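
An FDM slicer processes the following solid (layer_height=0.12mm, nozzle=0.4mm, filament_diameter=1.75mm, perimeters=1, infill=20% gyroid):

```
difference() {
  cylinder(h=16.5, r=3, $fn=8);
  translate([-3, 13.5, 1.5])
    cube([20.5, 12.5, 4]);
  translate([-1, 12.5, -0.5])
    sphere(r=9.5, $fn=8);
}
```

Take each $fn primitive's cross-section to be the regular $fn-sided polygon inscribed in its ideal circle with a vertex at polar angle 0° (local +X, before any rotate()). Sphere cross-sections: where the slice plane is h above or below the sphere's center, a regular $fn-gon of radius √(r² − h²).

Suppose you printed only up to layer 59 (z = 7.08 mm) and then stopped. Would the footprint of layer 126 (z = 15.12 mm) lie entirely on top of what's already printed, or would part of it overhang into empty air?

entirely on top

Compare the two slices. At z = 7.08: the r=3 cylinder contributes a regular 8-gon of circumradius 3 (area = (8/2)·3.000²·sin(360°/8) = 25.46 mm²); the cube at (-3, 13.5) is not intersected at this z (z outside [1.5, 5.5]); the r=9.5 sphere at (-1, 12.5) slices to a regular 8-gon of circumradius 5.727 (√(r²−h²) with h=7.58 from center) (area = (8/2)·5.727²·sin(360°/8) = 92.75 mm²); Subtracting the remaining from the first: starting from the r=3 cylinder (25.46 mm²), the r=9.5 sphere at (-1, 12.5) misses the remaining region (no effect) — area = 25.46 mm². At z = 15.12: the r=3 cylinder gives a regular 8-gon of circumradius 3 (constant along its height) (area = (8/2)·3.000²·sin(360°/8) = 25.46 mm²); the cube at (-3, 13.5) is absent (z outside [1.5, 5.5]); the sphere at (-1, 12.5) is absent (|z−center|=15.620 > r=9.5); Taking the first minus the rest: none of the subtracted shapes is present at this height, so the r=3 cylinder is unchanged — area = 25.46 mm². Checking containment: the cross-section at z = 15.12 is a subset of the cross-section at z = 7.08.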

# Activity:
From the opening line of the data above through the line that contains "Take each $fn", please print each line as it stands and only those lines.

# Problem solution:
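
An FDM slicer processes the following solid (layer_height=0.12mm, nozzle=0.4mm, filament_diameter=1.75mm, perimeters=1, infill=20% gyroid):

```
difference() {
  cylinder(h=16.5, r=3, $fn=8);
  translate([-3, 13.5, 1.5])
    cube([20.5, 12.5, 4]);
  translate([-1, 12.5, -0.5])
    sphere(r=9.5, $fn=8);
}
```

Take each $fn primitive's cross-section to be the regular $fn-sided polygon inscribed in its ideal circle with a vertex at polar angle 0° (local +X, before any rotate()). Sphere cross-sections: where the slice plane is h above or below the sphere's center, a regular $fn-gon of radius √(r² − h²).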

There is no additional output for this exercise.